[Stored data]

============================================================

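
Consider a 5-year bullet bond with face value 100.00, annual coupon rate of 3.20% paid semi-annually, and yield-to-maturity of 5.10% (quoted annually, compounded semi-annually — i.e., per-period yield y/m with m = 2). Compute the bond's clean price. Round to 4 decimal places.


Answer: Price = 91.7070

Derivation:
Coupon per period c = face * coupon_rate / m = 1.600000
Periods per year m = 2; per-period yield y/m = 0.025500
Number of cashflows N = 10
Cashflows (t years, CF_t, discount factor 1/(1+y/m)^(m*t), PV):
  t = 0.5000: CF_t = 1.600000, DF = 0.975134, PV = 1.560215
  t = 1.0000: CF_t = 1.600000, DF = 0.950886, PV = 1.521418
  t = 1.5000: CF_t = 1.600000, DF = 0.927242, PV = 1.483587
  t = 2.0000: CF_t = 1.600000, DF = 0.904185, PV = 1.446696
  t = 2.5000: CF_t = 1.600000, DF = 0.881702, PV = 1.410723
  t = 3.0000: CF_t = 1.600000, DF = 0.859777, PV = 1.375644
  t = 3.5000: CF_t = 1.600000, DF = 0.838398, PV = 1.341437
  t = 4.0000: CF_t = 1.600000, DF = 0.817551, PV = 1.308081
  t = 4.5000: CF_t = 1.600000, DF = 0.797222, PV = 1.275554
  t = 5.0000: CF_t = 101.600000, DF = 0.777398, PV = 78.983625
Price P = sum_t PV_t = 91.706980


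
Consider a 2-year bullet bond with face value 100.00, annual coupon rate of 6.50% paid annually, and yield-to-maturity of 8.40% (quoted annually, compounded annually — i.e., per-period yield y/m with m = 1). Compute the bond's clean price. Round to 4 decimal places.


Coupon per period c = face * coupon_rate / m = 6.500000
Periods per year m = 1; per-period yield y/m = 0.084000
Number of cashflows N = 2
Cashflows (t years, CF_t, discount factor 1/(1+y/m)^(m*t), PV):
  t = 1.0000: CF_t = 6.500000, DF = 0.922509, PV = 5.996310
  t = 2.0000: CF_t = 106.500000, DF = 0.851023, PV = 90.633978
Price P = sum_t PV_t = 96.630288

Answer: Price = 96.6303


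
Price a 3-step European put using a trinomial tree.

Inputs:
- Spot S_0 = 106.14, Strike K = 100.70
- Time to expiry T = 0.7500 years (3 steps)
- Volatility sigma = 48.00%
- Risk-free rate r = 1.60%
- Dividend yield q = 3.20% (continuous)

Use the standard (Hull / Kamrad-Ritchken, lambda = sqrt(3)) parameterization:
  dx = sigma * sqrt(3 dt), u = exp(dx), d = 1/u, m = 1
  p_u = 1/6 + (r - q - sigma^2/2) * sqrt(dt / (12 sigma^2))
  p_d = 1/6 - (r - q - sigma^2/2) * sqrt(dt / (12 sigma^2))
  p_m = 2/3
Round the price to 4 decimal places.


dt = T/N = 0.250000; dx = sigma*sqrt(3*dt) = 0.415692
u = exp(dx) = 1.515419; d = 1/u = 0.659883
p_u = 0.127214, p_m = 0.666667, p_d = 0.206119
Discount per step: exp(-r*dt) = 0.996008
Stock lattice S(k, j) with j the centered position index:
  k=0: S(0,+0) = 106.1400
  k=1: S(1,-1) = 70.0400; S(1,+0) = 106.1400; S(1,+1) = 160.8466
  k=2: S(2,-2) = 46.2182; S(2,-1) = 70.0400; S(2,+0) = 106.1400; S(2,+1) = 160.8466; S(2,+2) = 243.7501
  k=3: S(3,-3) = 30.4986; S(3,-2) = 46.2182; S(3,-1) = 70.0400; S(3,+0) = 106.1400; S(3,+1) = 160.8466; S(3,+2) = 243.7501; S(3,+3) = 369.3836
Terminal payoffs V(N, j) = max(K - S_T, 0):
  V(3,-3) = 70.201351; V(3,-2) = 54.481757; V(3,-1) = 30.659981; V(3,+0) = 0.000000; V(3,+1) = 0.000000; V(3,+2) = 0.000000; V(3,+3) = 0.000000
Backward induction: V(k, j) = exp(-r*dt) * [p_u * V(k+1, j+1) + p_m * V(k+1, j) + p_d * V(k+1, j-1)]
  V(2,-2) = exp(-r*dt) * [p_u*30.659981 + p_m*54.481757 + p_d*70.201351] = 54.473061
  V(2,-1) = exp(-r*dt) * [p_u*0.000000 + p_m*30.659981 + p_d*54.481757] = 31.543283
  V(2,+0) = exp(-r*dt) * [p_u*0.000000 + p_m*0.000000 + p_d*30.659981] = 6.294375
  V(2,+1) = exp(-r*dt) * [p_u*0.000000 + p_m*0.000000 + p_d*0.000000] = 0.000000
  V(2,+2) = exp(-r*dt) * [p_u*0.000000 + p_m*0.000000 + p_d*0.000000] = 0.000000
  V(1,-1) = exp(-r*dt) * [p_u*6.294375 + p_m*31.543283 + p_d*54.473061] = 32.925554
  V(1,+0) = exp(-r*dt) * [p_u*0.000000 + p_m*6.294375 + p_d*31.543283] = 10.655211
  V(1,+1) = exp(-r*dt) * [p_u*0.000000 + p_m*0.000000 + p_d*6.294375] = 1.292211
  V(0,+0) = exp(-r*dt) * [p_u*1.292211 + p_m*10.655211 + p_d*32.925554] = 13.998337

Answer: Price = V(0,0) = 13.9983


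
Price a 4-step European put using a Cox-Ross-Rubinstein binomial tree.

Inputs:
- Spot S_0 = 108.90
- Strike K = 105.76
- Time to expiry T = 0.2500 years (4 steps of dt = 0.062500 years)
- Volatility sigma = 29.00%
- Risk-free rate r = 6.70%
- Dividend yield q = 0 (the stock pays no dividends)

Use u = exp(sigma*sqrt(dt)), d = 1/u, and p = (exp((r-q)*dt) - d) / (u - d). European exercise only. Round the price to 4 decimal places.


Answer: Price = V(0,0) = 4.0863

Derivation:
dt = T/N = 0.062500
u = exp(sigma*sqrt(dt)) = 1.075193; d = 1/u = 0.930066
p = (exp((r-q)*dt) - d) / (u - d) = 0.510797
Discount per step: exp(-r*dt) = 0.995821
Stock lattice S(k, i) with i counting down-moves:
  k=0: S(0,0) = 108.9000
  k=1: S(1,0) = 117.0885; S(1,1) = 101.2842
  k=2: S(2,0) = 125.8927; S(2,1) = 108.9000; S(2,2) = 94.2009
  k=3: S(3,0) = 135.3589; S(3,1) = 117.0885; S(3,2) = 101.2842; S(3,3) = 87.6131
  k=4: S(4,0) = 145.5370; S(4,1) = 125.8927; S(4,2) = 108.9000; S(4,3) = 94.2009; S(4,4) = 81.4859
Terminal payoffs V(N, i) = max(K - S_T, 0):
  V(4,0) = 0.000000; V(4,1) = 0.000000; V(4,2) = 0.000000; V(4,3) = 11.559072; V(4,4) = 24.274097
Backward induction: V(k, i) = exp(-r*dt) * [p * V(k+1, i) + (1-p) * V(k+1, i+1)].
  V(3,0) = exp(-r*dt) * [p*0.000000 + (1-p)*0.000000] = 0.000000
  V(3,1) = exp(-r*dt) * [p*0.000000 + (1-p)*0.000000] = 0.000000
  V(3,2) = exp(-r*dt) * [p*0.000000 + (1-p)*11.559072] = 5.631098
  V(3,3) = exp(-r*dt) * [p*11.559072 + (1-p)*24.274097] = 17.705000
  V(2,0) = exp(-r*dt) * [p*0.000000 + (1-p)*0.000000] = 0.000000
  V(2,1) = exp(-r*dt) * [p*0.000000 + (1-p)*5.631098] = 2.743236
  V(2,2) = exp(-r*dt) * [p*5.631098 + (1-p)*17.705000] = 11.489468
  V(1,0) = exp(-r*dt) * [p*0.000000 + (1-p)*2.743236] = 1.336390
  V(1,1) = exp(-r*dt) * [p*2.743236 + (1-p)*11.489468] = 6.992572
  V(0,0) = exp(-r*dt) * [p*1.336390 + (1-p)*6.992572] = 4.086262


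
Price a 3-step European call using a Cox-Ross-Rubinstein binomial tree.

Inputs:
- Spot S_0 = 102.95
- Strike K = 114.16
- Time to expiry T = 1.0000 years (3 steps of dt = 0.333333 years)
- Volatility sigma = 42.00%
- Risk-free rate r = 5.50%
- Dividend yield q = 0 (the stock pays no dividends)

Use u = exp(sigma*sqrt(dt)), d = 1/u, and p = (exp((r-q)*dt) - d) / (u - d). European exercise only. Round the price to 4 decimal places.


Answer: Price = V(0,0) = 15.9551

Derivation:
dt = T/N = 0.333333
u = exp(sigma*sqrt(dt)) = 1.274415; d = 1/u = 0.784674
p = (exp((r-q)*dt) - d) / (u - d) = 0.477454
Discount per step: exp(-r*dt) = 0.981834
Stock lattice S(k, i) with i counting down-moves:
  k=0: S(0,0) = 102.9500
  k=1: S(1,0) = 131.2010; S(1,1) = 80.7822
  k=2: S(2,0) = 167.2045; S(2,1) = 102.9500; S(2,2) = 63.3877
  k=3: S(3,0) = 213.0879; S(3,1) = 131.2010; S(3,2) = 80.7822; S(3,3) = 49.7386
Terminal payoffs V(N, i) = max(S_T - K, 0):
  V(3,0) = 98.927903; V(3,1) = 17.041006; V(3,2) = 0.000000; V(3,3) = 0.000000
Backward induction: V(k, i) = exp(-r*dt) * [p * V(k+1, i) + (1-p) * V(k+1, i+1)].
  V(2,0) = exp(-r*dt) * [p*98.927903 + (1-p)*17.041006] = 55.118372
  V(2,1) = exp(-r*dt) * [p*17.041006 + (1-p)*0.000000] = 7.988483
  V(2,2) = exp(-r*dt) * [p*0.000000 + (1-p)*0.000000] = 0.000000
  V(1,0) = exp(-r*dt) * [p*55.118372 + (1-p)*7.988483] = 29.936910
  V(1,1) = exp(-r*dt) * [p*7.988483 + (1-p)*0.000000] = 3.744841
  V(0,0) = exp(-r*dt) * [p*29.936910 + (1-p)*3.744841] = 15.955129


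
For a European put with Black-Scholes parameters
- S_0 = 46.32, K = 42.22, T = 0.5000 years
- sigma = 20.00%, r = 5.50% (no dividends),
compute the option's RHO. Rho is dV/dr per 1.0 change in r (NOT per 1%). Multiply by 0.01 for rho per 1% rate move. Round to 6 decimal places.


d1 = 0.9205101288; d2 = 0.7790887726
phi(d1) = 0.2611636695; exp(-qT) = 1.0000000000; exp(-rT) = 0.9728746826
N(-d2) = 0.2179637117
Rho = -K*T*exp(-rT)*N(-d2) = -42.2200 * 0.5000 * 0.9728746826 * 0.2179637117 = -4.476405

Answer: Rho = -4.476405


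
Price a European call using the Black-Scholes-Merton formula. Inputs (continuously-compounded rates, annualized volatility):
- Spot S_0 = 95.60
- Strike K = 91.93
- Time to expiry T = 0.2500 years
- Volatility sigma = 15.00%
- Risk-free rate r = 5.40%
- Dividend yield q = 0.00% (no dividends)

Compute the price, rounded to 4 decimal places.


Answer: Price = 5.8969

Derivation:
d1 = (ln(S/K) + (r - q + 0.5*sigma^2) * T) / (sigma * sqrt(T)) = 0.73943870
d2 = d1 - sigma * sqrt(T) = 0.66443870
exp(-rT) = 0.98659072; exp(-qT) = 1.00000000
C = S_0 * exp(-qT) * N(d1) - K * exp(-rT) * N(d2)
N(d1) = 0.77017967; N(d2) = 0.74679521
C = 95.6000 * 1.00000000 * 0.77017967 - 91.9300 * 0.98659072 * 0.74679521 = 5.8969


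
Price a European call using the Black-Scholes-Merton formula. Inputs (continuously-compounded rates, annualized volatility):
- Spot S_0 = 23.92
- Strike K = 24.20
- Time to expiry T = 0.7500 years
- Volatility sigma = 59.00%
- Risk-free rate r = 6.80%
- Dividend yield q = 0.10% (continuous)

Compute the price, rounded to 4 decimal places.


d1 = (ln(S/K) + (r - q + 0.5*sigma^2) * T) / (sigma * sqrt(T)) = 0.33104637
d2 = d1 - sigma * sqrt(T) = -0.17990861
exp(-rT) = 0.95027867; exp(-qT) = 0.99925028
C = S_0 * exp(-qT) * N(d1) - K * exp(-rT) * N(d2)
N(d1) = 0.62969527; N(d2) = 0.42861216
C = 23.9200 * 0.99925028 * 0.62969527 - 24.2000 * 0.95027867 * 0.42861216 = 5.1943

Answer: Price = 5.1943


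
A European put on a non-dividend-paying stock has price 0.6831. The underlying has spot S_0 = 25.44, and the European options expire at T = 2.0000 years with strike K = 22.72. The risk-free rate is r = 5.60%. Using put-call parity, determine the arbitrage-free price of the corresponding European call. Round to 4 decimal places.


Answer: Call price = 5.8104

Derivation:
Put-call parity: C - P = S_0 * exp(-qT) - K * exp(-rT).
S_0 * exp(-qT) = 25.4400 * 1.00000000 = 25.44000000
K * exp(-rT) = 22.7200 * 0.89404426 = 20.31268553
C = P + S*exp(-qT) - K*exp(-rT)
C = 0.6831 + 25.44000000 - 20.31268553 = 5.8104


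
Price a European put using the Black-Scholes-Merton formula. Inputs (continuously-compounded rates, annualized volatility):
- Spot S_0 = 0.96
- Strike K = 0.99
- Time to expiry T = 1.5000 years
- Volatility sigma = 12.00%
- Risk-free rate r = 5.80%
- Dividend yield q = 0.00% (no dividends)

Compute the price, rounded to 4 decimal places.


Answer: Price = 0.0324

Derivation:
d1 = (ln(S/K) + (r - q + 0.5*sigma^2) * T) / (sigma * sqrt(T)) = 0.45607010
d2 = d1 - sigma * sqrt(T) = 0.30910071
exp(-rT) = 0.91667710; exp(-qT) = 1.00000000
P = K * exp(-rT) * N(-d2) - S_0 * exp(-qT) * N(-d1)
N(-d1) = 0.32416979; N(-d2) = 0.37862246
P = 0.9900 * 0.91667710 * 0.37862246 - 0.9600 * 1.00000000 * 0.32416979 = 0.0324


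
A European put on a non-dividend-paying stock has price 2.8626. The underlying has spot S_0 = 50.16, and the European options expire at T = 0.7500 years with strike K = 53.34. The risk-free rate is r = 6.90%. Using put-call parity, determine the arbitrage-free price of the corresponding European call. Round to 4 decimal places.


Answer: Call price = 2.3727

Derivation:
Put-call parity: C - P = S_0 * exp(-qT) - K * exp(-rT).
S_0 * exp(-qT) = 50.1600 * 1.00000000 = 50.16000000
K * exp(-rT) = 53.3400 * 0.94956623 = 50.64986264
C = P + S*exp(-qT) - K*exp(-rT)
C = 2.8626 + 50.16000000 - 50.64986264 = 2.3727


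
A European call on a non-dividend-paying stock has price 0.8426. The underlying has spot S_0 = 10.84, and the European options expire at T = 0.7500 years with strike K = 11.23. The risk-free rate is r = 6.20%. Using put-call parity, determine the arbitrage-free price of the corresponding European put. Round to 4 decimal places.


Answer: Put price = 0.7224

Derivation:
Put-call parity: C - P = S_0 * exp(-qT) - K * exp(-rT).
S_0 * exp(-qT) = 10.8400 * 1.00000000 = 10.84000000
K * exp(-rT) = 11.2300 * 0.95456456 = 10.71976002
P = C - S*exp(-qT) + K*exp(-rT)
P = 0.8426 - 10.84000000 + 10.71976002 = 0.7224


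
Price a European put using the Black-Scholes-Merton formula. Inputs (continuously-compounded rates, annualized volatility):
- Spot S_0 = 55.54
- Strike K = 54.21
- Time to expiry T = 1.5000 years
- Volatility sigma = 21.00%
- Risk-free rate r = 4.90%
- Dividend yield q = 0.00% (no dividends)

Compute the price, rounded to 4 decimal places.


Answer: Price = 3.2168

Derivation:
d1 = (ln(S/K) + (r - q + 0.5*sigma^2) * T) / (sigma * sqrt(T)) = 0.50861162
d2 = d1 - sigma * sqrt(T) = 0.25141519
exp(-rT) = 0.92913615; exp(-qT) = 1.00000000
P = K * exp(-rT) * N(-d2) - S_0 * exp(-qT) * N(-d1)
N(-d1) = 0.30551224; N(-d2) = 0.40074656
P = 54.2100 * 0.92913615 * 0.40074656 - 55.5400 * 1.00000000 * 0.30551224 = 3.2168


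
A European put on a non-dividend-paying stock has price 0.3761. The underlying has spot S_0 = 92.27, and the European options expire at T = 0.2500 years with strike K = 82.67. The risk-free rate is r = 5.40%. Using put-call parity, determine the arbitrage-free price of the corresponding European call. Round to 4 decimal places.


Put-call parity: C - P = S_0 * exp(-qT) - K * exp(-rT).
S_0 * exp(-qT) = 92.2700 * 1.00000000 = 92.27000000
K * exp(-rT) = 82.6700 * 0.98659072 = 81.56145452
C = P + S*exp(-qT) - K*exp(-rT)
C = 0.3761 + 92.27000000 - 81.56145452 = 11.0846

Answer: Call price = 11.0846


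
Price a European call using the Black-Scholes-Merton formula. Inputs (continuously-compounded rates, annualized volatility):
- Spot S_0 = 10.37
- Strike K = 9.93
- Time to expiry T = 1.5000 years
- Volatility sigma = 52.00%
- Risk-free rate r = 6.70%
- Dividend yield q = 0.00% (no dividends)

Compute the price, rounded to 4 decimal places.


Answer: Price = 3.1713

Derivation:
d1 = (ln(S/K) + (r - q + 0.5*sigma^2) * T) / (sigma * sqrt(T)) = 0.54431516
d2 = d1 - sigma * sqrt(T) = -0.09255217
exp(-rT) = 0.90438511; exp(-qT) = 1.00000000
C = S_0 * exp(-qT) * N(d1) - K * exp(-rT) * N(d2)
N(d1) = 0.70688769; N(d2) = 0.46312967
C = 10.3700 * 1.00000000 * 0.70688769 - 9.9300 * 0.90438511 * 0.46312967 = 3.1713


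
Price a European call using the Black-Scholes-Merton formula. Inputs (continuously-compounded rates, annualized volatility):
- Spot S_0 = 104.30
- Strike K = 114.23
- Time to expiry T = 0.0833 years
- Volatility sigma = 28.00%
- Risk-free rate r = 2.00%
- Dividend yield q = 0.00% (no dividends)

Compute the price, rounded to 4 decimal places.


d1 = (ln(S/K) + (r - q + 0.5*sigma^2) * T) / (sigma * sqrt(T)) = -1.06432598
d2 = d1 - sigma * sqrt(T) = -1.14513886
exp(-rT) = 0.99833539; exp(-qT) = 1.00000000
C = S_0 * exp(-qT) * N(d1) - K * exp(-rT) * N(d2)
N(d1) = 0.14359053; N(d2) = 0.12607582
C = 104.3000 * 1.00000000 * 0.14359053 - 114.2300 * 0.99833539 * 0.12607582 = 0.5988

Answer: Price = 0.5988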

============================================================

» **Exercise details**
Each line of the entries above that includes "steps" counts once; state how many such lines there are, with the number as the only answer.

» **Exercise output**
3